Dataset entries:
==================================================

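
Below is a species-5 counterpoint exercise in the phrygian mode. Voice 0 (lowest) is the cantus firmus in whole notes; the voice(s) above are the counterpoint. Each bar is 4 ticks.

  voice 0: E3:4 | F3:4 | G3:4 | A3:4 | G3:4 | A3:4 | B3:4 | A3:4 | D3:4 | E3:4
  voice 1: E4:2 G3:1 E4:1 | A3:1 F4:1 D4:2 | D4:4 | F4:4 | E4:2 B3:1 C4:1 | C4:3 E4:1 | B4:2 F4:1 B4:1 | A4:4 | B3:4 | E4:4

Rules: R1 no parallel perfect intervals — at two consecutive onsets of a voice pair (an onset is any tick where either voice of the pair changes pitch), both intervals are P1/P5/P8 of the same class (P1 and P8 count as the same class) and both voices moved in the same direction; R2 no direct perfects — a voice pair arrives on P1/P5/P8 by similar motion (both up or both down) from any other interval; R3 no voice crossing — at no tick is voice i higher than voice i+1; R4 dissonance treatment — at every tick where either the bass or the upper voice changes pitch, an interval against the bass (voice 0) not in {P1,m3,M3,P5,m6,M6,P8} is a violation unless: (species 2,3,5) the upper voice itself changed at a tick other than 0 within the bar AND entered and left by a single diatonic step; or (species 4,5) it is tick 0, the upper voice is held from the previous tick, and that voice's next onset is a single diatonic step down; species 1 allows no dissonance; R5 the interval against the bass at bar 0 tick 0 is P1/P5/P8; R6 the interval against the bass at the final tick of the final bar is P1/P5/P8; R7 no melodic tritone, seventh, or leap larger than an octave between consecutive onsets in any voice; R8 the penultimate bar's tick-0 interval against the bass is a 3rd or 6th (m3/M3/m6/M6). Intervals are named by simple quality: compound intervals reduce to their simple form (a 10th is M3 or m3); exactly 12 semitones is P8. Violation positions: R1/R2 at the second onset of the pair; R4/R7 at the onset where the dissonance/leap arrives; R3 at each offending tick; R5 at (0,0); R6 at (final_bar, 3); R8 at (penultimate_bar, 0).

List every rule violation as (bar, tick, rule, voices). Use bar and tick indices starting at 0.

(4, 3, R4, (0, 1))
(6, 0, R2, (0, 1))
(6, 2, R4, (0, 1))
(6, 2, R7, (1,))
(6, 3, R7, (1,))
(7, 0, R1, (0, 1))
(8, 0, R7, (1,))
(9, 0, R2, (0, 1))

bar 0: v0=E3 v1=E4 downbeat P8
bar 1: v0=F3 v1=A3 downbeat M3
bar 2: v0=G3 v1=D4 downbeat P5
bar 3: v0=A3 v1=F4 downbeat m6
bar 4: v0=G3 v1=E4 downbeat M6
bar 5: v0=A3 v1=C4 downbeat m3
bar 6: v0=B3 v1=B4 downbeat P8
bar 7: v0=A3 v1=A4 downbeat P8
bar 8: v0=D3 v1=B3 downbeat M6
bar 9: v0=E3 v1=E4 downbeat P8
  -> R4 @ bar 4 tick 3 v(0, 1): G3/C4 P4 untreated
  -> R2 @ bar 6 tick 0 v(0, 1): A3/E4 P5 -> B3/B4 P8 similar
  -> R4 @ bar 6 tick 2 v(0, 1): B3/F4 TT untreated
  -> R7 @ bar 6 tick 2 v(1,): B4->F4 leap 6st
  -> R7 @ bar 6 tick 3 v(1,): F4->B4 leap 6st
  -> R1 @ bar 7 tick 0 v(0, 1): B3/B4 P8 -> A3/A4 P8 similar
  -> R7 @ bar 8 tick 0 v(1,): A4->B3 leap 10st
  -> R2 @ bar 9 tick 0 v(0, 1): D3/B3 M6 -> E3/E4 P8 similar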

==================================================

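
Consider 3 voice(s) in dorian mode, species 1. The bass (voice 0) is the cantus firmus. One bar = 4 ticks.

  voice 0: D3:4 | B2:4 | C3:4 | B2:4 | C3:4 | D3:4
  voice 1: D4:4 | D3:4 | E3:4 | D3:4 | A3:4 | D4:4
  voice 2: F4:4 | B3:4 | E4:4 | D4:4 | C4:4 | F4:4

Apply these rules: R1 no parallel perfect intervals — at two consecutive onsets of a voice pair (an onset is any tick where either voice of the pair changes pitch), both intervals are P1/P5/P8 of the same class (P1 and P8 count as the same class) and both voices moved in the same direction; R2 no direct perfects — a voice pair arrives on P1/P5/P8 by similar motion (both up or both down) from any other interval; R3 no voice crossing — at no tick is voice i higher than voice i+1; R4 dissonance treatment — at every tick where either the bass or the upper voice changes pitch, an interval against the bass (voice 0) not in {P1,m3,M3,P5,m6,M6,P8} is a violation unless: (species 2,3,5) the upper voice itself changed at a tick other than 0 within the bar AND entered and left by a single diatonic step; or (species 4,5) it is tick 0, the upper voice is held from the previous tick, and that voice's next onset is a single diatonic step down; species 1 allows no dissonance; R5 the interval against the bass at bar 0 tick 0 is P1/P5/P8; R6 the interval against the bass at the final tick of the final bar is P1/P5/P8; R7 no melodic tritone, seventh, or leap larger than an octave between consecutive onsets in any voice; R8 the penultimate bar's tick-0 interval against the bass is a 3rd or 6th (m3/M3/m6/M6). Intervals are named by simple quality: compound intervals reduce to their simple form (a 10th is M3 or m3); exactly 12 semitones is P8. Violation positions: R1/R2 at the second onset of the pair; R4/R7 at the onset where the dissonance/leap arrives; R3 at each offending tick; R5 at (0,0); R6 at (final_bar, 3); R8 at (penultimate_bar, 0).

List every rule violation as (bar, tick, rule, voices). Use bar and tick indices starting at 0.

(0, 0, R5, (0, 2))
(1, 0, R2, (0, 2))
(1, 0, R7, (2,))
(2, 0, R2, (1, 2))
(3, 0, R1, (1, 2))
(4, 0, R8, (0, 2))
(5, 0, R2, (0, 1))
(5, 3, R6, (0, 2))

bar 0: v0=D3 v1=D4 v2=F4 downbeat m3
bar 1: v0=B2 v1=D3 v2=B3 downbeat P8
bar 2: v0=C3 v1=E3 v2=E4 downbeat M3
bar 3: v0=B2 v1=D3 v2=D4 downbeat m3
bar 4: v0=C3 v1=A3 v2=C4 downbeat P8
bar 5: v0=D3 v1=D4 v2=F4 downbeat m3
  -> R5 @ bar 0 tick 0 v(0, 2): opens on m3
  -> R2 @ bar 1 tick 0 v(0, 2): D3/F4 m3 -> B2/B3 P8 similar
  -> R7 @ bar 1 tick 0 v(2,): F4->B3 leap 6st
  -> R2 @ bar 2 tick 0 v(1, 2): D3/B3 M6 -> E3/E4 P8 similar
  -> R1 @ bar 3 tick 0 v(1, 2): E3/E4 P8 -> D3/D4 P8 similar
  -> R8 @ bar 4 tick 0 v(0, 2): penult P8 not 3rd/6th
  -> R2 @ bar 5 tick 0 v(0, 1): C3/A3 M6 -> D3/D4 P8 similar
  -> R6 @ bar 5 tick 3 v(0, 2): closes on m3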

==================================================

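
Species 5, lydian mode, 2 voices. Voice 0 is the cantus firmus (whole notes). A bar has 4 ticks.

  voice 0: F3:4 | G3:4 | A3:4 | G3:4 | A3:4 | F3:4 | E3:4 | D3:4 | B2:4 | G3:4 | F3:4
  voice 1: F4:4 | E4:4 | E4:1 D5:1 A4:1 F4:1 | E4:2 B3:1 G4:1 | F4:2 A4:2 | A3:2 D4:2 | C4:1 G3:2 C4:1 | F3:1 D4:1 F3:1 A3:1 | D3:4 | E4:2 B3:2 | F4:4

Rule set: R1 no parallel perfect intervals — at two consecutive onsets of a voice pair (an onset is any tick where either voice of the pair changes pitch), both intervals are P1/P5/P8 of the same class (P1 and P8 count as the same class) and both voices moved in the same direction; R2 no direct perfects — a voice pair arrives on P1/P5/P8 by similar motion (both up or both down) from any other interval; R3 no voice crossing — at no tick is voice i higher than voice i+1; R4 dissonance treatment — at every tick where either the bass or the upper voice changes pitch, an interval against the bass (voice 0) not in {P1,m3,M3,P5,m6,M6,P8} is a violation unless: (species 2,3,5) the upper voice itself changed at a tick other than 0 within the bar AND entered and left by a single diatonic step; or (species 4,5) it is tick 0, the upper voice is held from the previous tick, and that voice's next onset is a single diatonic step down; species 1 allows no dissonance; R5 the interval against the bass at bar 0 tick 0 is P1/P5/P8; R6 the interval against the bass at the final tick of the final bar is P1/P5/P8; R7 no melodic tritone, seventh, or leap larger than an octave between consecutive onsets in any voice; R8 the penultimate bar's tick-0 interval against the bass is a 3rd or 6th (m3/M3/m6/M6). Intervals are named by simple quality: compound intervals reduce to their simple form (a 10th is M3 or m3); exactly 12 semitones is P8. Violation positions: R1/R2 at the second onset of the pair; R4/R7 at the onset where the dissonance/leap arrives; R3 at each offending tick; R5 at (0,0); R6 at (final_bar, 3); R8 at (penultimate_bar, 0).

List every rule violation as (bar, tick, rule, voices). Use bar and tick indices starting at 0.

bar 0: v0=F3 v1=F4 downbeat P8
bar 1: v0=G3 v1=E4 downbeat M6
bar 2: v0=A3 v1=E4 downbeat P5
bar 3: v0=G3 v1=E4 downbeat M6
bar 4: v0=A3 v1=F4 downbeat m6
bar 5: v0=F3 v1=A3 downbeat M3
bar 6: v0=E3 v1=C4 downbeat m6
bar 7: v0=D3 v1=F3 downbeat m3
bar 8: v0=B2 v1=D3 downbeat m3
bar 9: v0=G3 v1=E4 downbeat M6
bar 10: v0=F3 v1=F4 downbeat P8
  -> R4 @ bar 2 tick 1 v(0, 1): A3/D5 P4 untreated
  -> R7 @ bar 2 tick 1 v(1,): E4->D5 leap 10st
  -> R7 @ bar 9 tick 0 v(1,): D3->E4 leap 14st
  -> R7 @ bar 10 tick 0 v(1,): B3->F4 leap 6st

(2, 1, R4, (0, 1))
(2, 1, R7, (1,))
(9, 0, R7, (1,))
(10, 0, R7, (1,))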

==================================================

→ Problem statement
Give back exactly the lines above starting at the line where "voice 0: F3:4" appears and ending at the line where "voice 1: F4:4" appears, both included, with no other lines.

→ Response to this task
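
  voice 0: F3:4 | G3:4 | A3:4 | G3:4 | A3:4 | F3:4 | E3:4 | D3:4 | B2:4 | G3:4 | F3:4
  voice 1: F4:4 | E4:4 | E4:1 D5:1 A4:1 F4:1 | E4:2 B3:1 G4:1 | F4:2 A4:2 | A3:2 D4:2 | C4:1 G3:2 C4:1 | F3:1 D4:1 F3:1 A3:1 | D3:4 | E4:2 B3:2 | F4:4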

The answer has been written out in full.